- [Work required] Down to the final line, write out the data below exactly.

- [Given data]
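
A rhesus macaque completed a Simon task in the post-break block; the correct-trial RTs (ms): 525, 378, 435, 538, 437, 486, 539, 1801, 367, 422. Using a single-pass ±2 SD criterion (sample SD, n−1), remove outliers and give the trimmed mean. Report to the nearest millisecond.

n = 10, ΣRT = 5928, M = 592.800
Σ(x−M)² = 1657119.60; s = √(1657119.60/9) = 429.097
Cutoffs: 592.800 ± 2·429.097 → [-265.4, 1451.0]
Outside: 1801 → excluded.
Retained (n=9): Σ = 4127, mean = 4127/9 = 458.556

459 ms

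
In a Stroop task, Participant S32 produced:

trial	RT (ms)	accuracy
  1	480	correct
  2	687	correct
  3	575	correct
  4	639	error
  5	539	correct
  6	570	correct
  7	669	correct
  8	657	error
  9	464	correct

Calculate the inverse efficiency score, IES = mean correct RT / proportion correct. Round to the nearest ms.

732 ms

Correct trials (n=7): 480, 687, 575, 539, 570, 669, 464
Mean correct RT = 3984/7 = 569.1429 ms
Proportion correct = 7/9
IES = 569.1429 / (7/9) = 731.755 ms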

- [Response to the task]
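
A rhesus macaque completed a Simon task in the post-break block; the correct-trial RTs (ms): 525, 378, 435, 538, 437, 486, 539, 1801, 367, 422. Using a single-pass ±2 SD criterion (sample SD, n−1), remove outliers and give the trimmed mean. Report to the nearest millisecond.

n = 10, ΣRT = 5928, M = 592.800
Σ(x−M)² = 1657119.60; s = √(1657119.60/9) = 429.097
Cutoffs: 592.800 ± 2·429.097 → [-265.4, 1451.0]
Outside: 1801 → excluded.
Retained (n=9): Σ = 4127, mean = 4127/9 = 458.556

459 ms

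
In a Stroop task, Participant S32 produced:

trial	RT (ms)	accuracy
  1	480	correct
  2	687	correct
  3	575	correct
  4	639	error
  5	539	correct
  6	570	correct
  7	669	correct
  8	657	error
  9	464	correct

Calculate the inverse efficiency score, IES = mean correct RT / proportion correct. Round to the nearest ms.

732 ms

Correct trials (n=7): 480, 687, 575, 539, 570, 669, 464
Mean correct RT = 3984/7 = 569.1429 ms
Proportion correct = 7/9
IES = 569.1429 / (7/9) = 731.755 ms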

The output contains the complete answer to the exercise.